• _EXERCISE AIM_: The response should contain every entry, reproduced exactly.

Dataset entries
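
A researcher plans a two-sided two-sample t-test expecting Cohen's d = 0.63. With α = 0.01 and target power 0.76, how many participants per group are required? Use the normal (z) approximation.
n = 55 per group

Sample size formula (two-sample t-test, normal approximation):
n = 2 · ((z_{α/2} + z_β) / d)²

z_{α/2} = 2.576 (for α = 0.01, two-sided)
z_β = 0.706 (for power = 0.76)
d = 0.63

n = 2 · ((2.576 + 0.706) / 0.63)²
n = 2 · (5.210)²
n ≈ 54.29
Round up to the next whole number: n = 55 per group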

• _ANSWER FOR THIS EXERCISE_:
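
A researcher plans a two-sided two-sample t-test expecting Cohen's d = 0.63. With α = 0.01 and target power 0.76, how many participants per group are required? Use the normal (z) approximation.
n = 55 per group

Sample size formula (two-sample t-test, normal approximation):
n = 2 · ((z_{α/2} + z_β) / d)²

z_{α/2} = 2.576 (for α = 0.01, two-sided)
z_β = 0.706 (for power = 0.76)
d = 0.63

n = 2 · ((2.576 + 0.706) / 0.63)²
n = 2 · (5.210)²
n ≈ 54.29
Round up to the next whole number: n = 55 per group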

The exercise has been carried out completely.